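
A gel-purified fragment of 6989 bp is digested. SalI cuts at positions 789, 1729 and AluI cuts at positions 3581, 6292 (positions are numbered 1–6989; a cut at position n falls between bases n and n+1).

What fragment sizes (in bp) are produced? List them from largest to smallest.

2711, 1852, 940, 789, 697 bp

Combined cut positions (sorted): 789, 1729, 3581, 6292.
Linear molecule, 4 cuts → 5 fragments:
  789 − 0 = 789 bp
  1729 − 789 = 940 bp
  3581 − 1729 = 1852 bp
  6292 − 3581 = 2711 bp
  6989 − 6292 = 697 bp
Sorted largest to smallest: 2711, 1852, 940, 789, 697 bp.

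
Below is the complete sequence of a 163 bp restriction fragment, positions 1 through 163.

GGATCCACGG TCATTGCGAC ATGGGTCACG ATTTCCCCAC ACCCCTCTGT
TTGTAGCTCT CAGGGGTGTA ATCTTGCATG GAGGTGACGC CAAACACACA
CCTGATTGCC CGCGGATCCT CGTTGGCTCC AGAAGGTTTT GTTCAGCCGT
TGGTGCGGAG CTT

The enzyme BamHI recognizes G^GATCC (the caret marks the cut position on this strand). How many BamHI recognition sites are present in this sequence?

2

GGATCC occurs starting at positions 1, 114.
BamHI cuts at 2 sites.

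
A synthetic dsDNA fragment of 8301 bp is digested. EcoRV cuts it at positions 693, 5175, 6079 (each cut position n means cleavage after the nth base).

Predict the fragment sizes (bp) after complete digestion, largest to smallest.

4482, 2222, 904, 693 bp

Linear molecule, 3 cuts → 4 fragments:
  693 − 0 = 693 bp
  5175 − 693 = 4482 bp
  6079 − 5175 = 904 bp
  8301 − 6079 = 2222 bp
Sorted largest to smallest: 4482, 2222, 904, 693 bp.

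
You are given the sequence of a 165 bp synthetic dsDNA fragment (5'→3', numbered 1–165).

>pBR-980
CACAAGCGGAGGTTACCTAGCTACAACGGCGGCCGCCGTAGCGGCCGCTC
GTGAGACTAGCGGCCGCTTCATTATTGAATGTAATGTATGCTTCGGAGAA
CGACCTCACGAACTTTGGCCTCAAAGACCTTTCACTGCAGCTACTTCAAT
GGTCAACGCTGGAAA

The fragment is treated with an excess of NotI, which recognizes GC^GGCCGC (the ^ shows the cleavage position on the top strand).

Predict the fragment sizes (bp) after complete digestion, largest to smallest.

104, 30, 19, 12 bp

NotI sites (GCGGCCGC) start at positions 29, 41, 60.
NotI cuts after base 2 of each site, so after positions 30, 42, 61.
Linear molecule, 3 cuts → 4 fragments:
  1–30 → 30 bp
  31–42 → 12 bp
  43–61 → 19 bp
  62–165 → 104 bp
Sorted largest to smallest: 104, 30, 19, 12 bp.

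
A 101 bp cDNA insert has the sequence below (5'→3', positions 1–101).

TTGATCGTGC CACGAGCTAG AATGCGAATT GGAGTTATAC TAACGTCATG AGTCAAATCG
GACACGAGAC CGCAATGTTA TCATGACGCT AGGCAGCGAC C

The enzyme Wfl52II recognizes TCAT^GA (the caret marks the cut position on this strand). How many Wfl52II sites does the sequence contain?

2

TCATGA occurs starting at positions 46, 81.
Wfl52II cuts at 2 sites.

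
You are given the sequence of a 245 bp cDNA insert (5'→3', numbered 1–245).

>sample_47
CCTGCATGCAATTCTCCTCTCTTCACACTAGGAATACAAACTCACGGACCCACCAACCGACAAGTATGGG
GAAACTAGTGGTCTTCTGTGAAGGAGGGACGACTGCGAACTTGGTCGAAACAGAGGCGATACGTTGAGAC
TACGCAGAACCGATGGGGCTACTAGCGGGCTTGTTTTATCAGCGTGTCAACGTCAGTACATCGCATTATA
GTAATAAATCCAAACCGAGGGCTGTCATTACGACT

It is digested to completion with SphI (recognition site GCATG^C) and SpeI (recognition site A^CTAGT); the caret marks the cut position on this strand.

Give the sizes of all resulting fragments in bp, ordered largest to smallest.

171, 66, 8 bp

The SphI site (GCATGC) starts at position 4.
SphI cuts after base 5 of each site (before the last base), so after position 8.
The SpeI site (ACTAGT) starts at position 74.
SpeI cuts after the first base of each site, so after position 74.
Combined cut positions: 8, 74.
Linear molecule, 2 cuts → 3 fragments:
  1–8 → 8 bp
  9–74 → 66 bp
  75–245 → 171 bp
Sorted largest to smallest: 171, 66, 8 bp.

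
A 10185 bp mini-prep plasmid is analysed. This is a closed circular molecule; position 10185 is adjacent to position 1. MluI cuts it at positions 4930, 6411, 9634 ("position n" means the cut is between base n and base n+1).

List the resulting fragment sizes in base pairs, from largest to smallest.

5481, 3223, 1481 bp

Circular molecule, 3 cuts → 3 fragments:
  6411 − 4930 = 1481 bp
  9634 − 6411 = 3223 bp
  wrap: 10185 − 9634 + 4930 = 5481 bp
Sorted largest to smallest: 5481, 3223, 1481 bp.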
┄┄┄┄┄┄┄┄┄┄┄┄┄┄┄┄┄┄┄┄
## WHAT YOU ARE ASKED TO DO
Go through the material and write each line out again exactly.

## EXERCISE ANSWER
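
A gel-purified fragment of 6989 bp is digested. SalI cuts at positions 789, 1729 and AluI cuts at positions 3581, 6292 (positions are numbered 1–6989; a cut at position n falls between bases n and n+1).

What fragment sizes (in bp) are produced? List them from largest to smallest.

2711, 1852, 940, 789, 697 bp

Combined cut positions (sorted): 789, 1729, 3581, 6292.
Linear molecule, 4 cuts → 5 fragments:
  789 − 0 = 789 bp
  1729 − 789 = 940 bp
  3581 − 1729 = 1852 bp
  6292 − 3581 = 2711 bp
  6989 − 6292 = 697 bp
Sorted largest to smallest: 2711, 1852, 940, 789, 697 bp.

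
Below is the complete sequence of a 163 bp restriction fragment, positions 1 through 163.

GGATCCACGG TCATTGCGAC ATGGGTCACG ATTTCCCCAC ACCCCTCTGT
TTGTAGCTCT CAGGGGTGTA ATCTTGCATG GAGGTGACGC CAAACACACA
CCTGATTGCC CGCGGATCCT CGTTGGCTCC AGAAGGTTTT GTTCAGCCGT
TGGTGCGGAG CTT

The enzyme BamHI recognizes G^GATCC (the caret marks the cut position on this strand). How many BamHI recognition sites are present in this sequence?

2

GGATCC occurs starting at positions 1, 114.
BamHI cuts at 2 sites.

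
A synthetic dsDNA fragment of 8301 bp is digested. EcoRV cuts it at positions 693, 5175, 6079 (each cut position n means cleavage after the nth base).

Predict the fragment sizes (bp) after complete digestion, largest to smallest.

4482, 2222, 904, 693 bp

Linear molecule, 3 cuts → 4 fragments:
  693 − 0 = 693 bp
  5175 − 693 = 4482 bp
  6079 − 5175 = 904 bp
  8301 − 6079 = 2222 bp
Sorted largest to smallest: 4482, 2222, 904, 693 bp.

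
You are given the sequence of a 165 bp synthetic dsDNA fragment (5'→3', numbered 1–165).

>pBR-980
CACAAGCGGAGGTTACCTAGCTACAACGGCGGCCGCCGTAGCGGCCGCTC
GTGAGACTAGCGGCCGCTTCATTATTGAATGTAATGTATGCTTCGGAGAA
CGACCTCACGAACTTTGGCCTCAAAGACCTTTCACTGCAGCTACTTCAAT
GGTCAACGCTGGAAA

The fragment is treated with an excess of NotI, which recognizes GC^GGCCGC (the ^ shows the cleavage position on the top strand).

Predict the fragment sizes (bp) after complete digestion, largest to smallest.

104, 30, 19, 12 bp

NotI sites (GCGGCCGC) start at positions 29, 41, 60.
NotI cuts after base 2 of each site, so after positions 30, 42, 61.
Linear molecule, 3 cuts → 4 fragments:
  1–30 → 30 bp
  31–42 → 12 bp
  43–61 → 19 bp
  62–165 → 104 bp
Sorted largest to smallest: 104, 30, 19, 12 bp.

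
A 101 bp cDNA insert has the sequence below (5'→3', positions 1–101).

TTGATCGTGC CACGAGCTAG AATGCGAATT GGAGTTATAC TAACGTCATG AGTCAAATCG
GACACGAGAC CGCAATGTTA TCATGACGCT AGGCAGCGAC C

The enzyme Wfl52II recognizes TCAT^GA (the caret marks the cut position on this strand). How many Wfl52II sites does the sequence contain?

2

TCATGA occurs starting at positions 46, 81.
Wfl52II cuts at 2 sites.

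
You are given the sequence of a 245 bp cDNA insert (5'→3', numbered 1–245).

>sample_47
CCTGCATGCAATTCTCCTCTCTTCACACTAGGAATACAAACTCACGGACCCACCAACCGACAAGTATGGG
GAAACTAGTGGTCTTCTGTGAAGGAGGGACGACTGCGAACTTGGTCGAAACAGAGGCGATACGTTGAGAC
TACGCAGAACCGATGGGGCTACTAGCGGGCTTGTTTTATCAGCGTGTCAACGTCAGTACATCGCATTATA
GTAATAAATCCAAACCGAGGGCTGTCATTACGACT

It is digested to completion with SphI (recognition site GCATG^C) and SpeI (recognition site A^CTAGT); the caret marks the cut position on this strand.

Give the sizes of all resulting fragments in bp, ordered largest to smallest.

171, 66, 8 bp

The SphI site (GCATGC) starts at position 4.
SphI cuts after base 5 of each site (before the last base), so after position 8.
The SpeI site (ACTAGT) starts at position 74.
SpeI cuts after the first base of each site, so after position 74.
Combined cut positions: 8, 74.
Linear molecule, 2 cuts → 3 fragments:
  1–8 → 8 bp
  9–74 → 66 bp
  75–245 → 171 bp
Sorted largest to smallest: 171, 66, 8 bp.

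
A 10185 bp mini-prep plasmid is analysed. This is a closed circular molecule; position 10185 is adjacent to position 1. MluI cuts it at positions 4930, 6411, 9634 ("position n" means the cut is between base n and base n+1).

List the resulting fragment sizes in base pairs, from largest to smallest.

5481, 3223, 1481 bp

Circular molecule, 3 cuts → 3 fragments:
  6411 − 4930 = 1481 bp
  9634 − 6411 = 3223 bp
  wrap: 10185 − 9634 + 4930 = 5481 bp
Sorted largest to smallest: 5481, 3223, 1481 bp.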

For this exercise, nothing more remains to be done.